What you are asked to do:
Each record is to be printed again precisely as it reads.

Dataset records:
◆ ◆ ◆ ◆ ◆

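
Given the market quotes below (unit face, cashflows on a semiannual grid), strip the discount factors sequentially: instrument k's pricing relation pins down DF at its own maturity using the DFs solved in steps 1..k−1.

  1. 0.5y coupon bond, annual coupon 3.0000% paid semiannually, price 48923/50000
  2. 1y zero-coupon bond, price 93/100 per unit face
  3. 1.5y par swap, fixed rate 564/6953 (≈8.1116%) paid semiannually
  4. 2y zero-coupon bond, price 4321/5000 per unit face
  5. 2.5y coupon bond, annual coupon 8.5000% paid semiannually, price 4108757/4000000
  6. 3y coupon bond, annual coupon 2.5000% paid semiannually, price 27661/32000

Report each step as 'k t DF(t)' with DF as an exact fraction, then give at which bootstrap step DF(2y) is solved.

1 1/2 241/250
2 1 93/100
3 3/2 1109/1250
4 2 4321/5000
5 5/2 8367/10000
6 3 499/625
DF(2y) is solved at step 4

step 1 [0.5y] bond c/2=3/200: DF=(48923/50000 − 3/200·(0))/(1+3/200) = 241/250 ≈ 0.964000
step 2 [1y] zero: DF = P = 93/100 ≈ 0.930000
step 3 [1.5y] swap r/2=282/6953: DF=(1 − 282/6953·(0.964000+0.930000))/(1+282/6953) = 1109/1250 ≈ 0.887200
step 4 [2y] zero: DF = P = 4321/5000 ≈ 0.864200
step 5 [2.5y] bond c/2=17/400: DF=(4108757/4000000 − 17/400·(0.964000+0.930000+0.887200+0.864200))/(1+17/400) = 8367/10000 ≈ 0.836700
step 6 [3y] bond c/2=1/80: DF=(27661/32000 − 1/80·(0.964000+0.930000+0.887200+0.864200+0.836700))/(1+1/80) = 499/625 ≈ 0.798400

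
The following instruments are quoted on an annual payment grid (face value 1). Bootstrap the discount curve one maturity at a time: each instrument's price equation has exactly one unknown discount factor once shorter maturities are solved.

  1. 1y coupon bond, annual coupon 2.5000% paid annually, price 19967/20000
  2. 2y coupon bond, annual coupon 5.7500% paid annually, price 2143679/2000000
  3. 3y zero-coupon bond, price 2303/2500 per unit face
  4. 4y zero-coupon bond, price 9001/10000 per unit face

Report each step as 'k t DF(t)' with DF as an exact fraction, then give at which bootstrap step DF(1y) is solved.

step 1 [1y] bond c/1=1/40: DF=(19967/20000 − 1/40·(0))/(1+1/40) = 487/500 ≈ 0.974000
step 2 [2y] bond c/1=23/400: DF=(2143679/2000000 − 23/400·(0.974000))/(1+23/400) = 4803/5000 ≈ 0.960600
step 3 [3y] zero: DF = P = 2303/2500 ≈ 0.921200
step 4 [4y] zero: DF = P = 9001/10000 ≈ 0.900100

1 1 487/500
2 2 4803/5000
3 3 2303/2500
4 4 9001/10000
DF(1y) is solved at step 1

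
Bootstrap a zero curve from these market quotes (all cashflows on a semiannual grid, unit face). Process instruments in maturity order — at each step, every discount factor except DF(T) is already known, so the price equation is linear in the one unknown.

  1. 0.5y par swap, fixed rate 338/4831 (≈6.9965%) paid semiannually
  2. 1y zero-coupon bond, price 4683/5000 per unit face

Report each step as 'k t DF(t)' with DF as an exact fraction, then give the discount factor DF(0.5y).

1 1/2 4831/5000
2 1 4683/5000
DF(0.5y) = 4831/5000 ≈ 0.966200

step 1 [0.5y] swap r/2=169/4831: DF=(1 − 169/4831·(0))/(1+169/4831) = 4831/5000 ≈ 0.966200
step 2 [1y] zero: DF = P = 4683/5000 ≈ 0.936600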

◆ ◆ ◆ ◆ ◆

Written answer:
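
Given the market quotes below (unit face, cashflows on a semiannual grid), strip the discount factors sequentially: instrument k's pricing relation pins down DF at its own maturity using the DFs solved in steps 1..k−1.

  1. 0.5y coupon bond, annual coupon 3.0000% paid semiannually, price 48923/50000
  2. 1y zero-coupon bond, price 93/100 per unit face
  3. 1.5y par swap, fixed rate 564/6953 (≈8.1116%) paid semiannually
  4. 2y zero-coupon bond, price 4321/5000 per unit face
  5. 2.5y coupon bond, annual coupon 8.5000% paid semiannually, price 4108757/4000000
  6. 3y coupon bond, annual coupon 2.5000% paid semiannually, price 27661/32000

Report each step as 'k t DF(t)' with DF as an exact fraction, then give at which bootstrap step DF(2y) is solved.

1 1/2 241/250
2 1 93/100
3 3/2 1109/1250
4 2 4321/5000
5 5/2 8367/10000
6 3 499/625
DF(2y) is solved at step 4

step 1 [0.5y] bond c/2=3/200: DF=(48923/50000 − 3/200·(0))/(1+3/200) = 241/250 ≈ 0.964000
step 2 [1y] zero: DF = P = 93/100 ≈ 0.930000
step 3 [1.5y] swap r/2=282/6953: DF=(1 − 282/6953·(0.964000+0.930000))/(1+282/6953) = 1109/1250 ≈ 0.887200
step 4 [2y] zero: DF = P = 4321/5000 ≈ 0.864200
step 5 [2.5y] bond c/2=17/400: DF=(4108757/4000000 − 17/400·(0.964000+0.930000+0.887200+0.864200))/(1+17/400) = 8367/10000 ≈ 0.836700
step 6 [3y] bond c/2=1/80: DF=(27661/32000 − 1/80·(0.964000+0.930000+0.887200+0.864200+0.836700))/(1+1/80) = 499/625 ≈ 0.798400

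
The following instruments are quoted on an annual payment grid (face value 1). Bootstrap the discount curve one maturity at a time: each instrument's price equation has exactly one unknown discount factor once shorter maturities are solved.

  1. 1y coupon bond, annual coupon 2.5000% paid annually, price 19967/20000
  2. 2y coupon bond, annual coupon 5.7500% paid annually, price 2143679/2000000
  3. 3y zero-coupon bond, price 2303/2500 per unit face
  4. 4y zero-coupon bond, price 9001/10000 per unit face

Report each step as 'k t DF(t)' with DF as an exact fraction, then give at which bootstrap step DF(1y) is solved.

step 1 [1y] bond c/1=1/40: DF=(19967/20000 − 1/40·(0))/(1+1/40) = 487/500 ≈ 0.974000
step 2 [2y] bond c/1=23/400: DF=(2143679/2000000 − 23/400·(0.974000))/(1+23/400) = 4803/5000 ≈ 0.960600
step 3 [3y] zero: DF = P = 2303/2500 ≈ 0.921200
step 4 [4y] zero: DF = P = 9001/10000 ≈ 0.900100

1 1 487/500
2 2 4803/5000
3 3 2303/2500
4 4 9001/10000
DF(1y) is solved at step 1

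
Bootstrap a zero curve from these market quotes (all cashflows on a semiannual grid, unit face). Process instruments in maturity order — at each step, every discount factor except DF(T) is already known, so the price equation is linear in the one unknown.

  1. 0.5y par swap, fixed rate 338/4831 (≈6.9965%) paid semiannually
  2. 1y zero-coupon bond, price 4683/5000 per unit face

Report each step as 'k t DF(t)' with DF as an exact fraction, then give the discount factor DF(0.5y).

1 1/2 4831/5000
2 1 4683/5000
DF(0.5y) = 4831/5000 ≈ 0.966200

step 1 [0.5y] swap r/2=169/4831: DF=(1 − 169/4831·(0))/(1+169/4831) = 4831/5000 ≈ 0.966200
step 2 [1y] zero: DF = P = 4683/5000 ≈ 0.936600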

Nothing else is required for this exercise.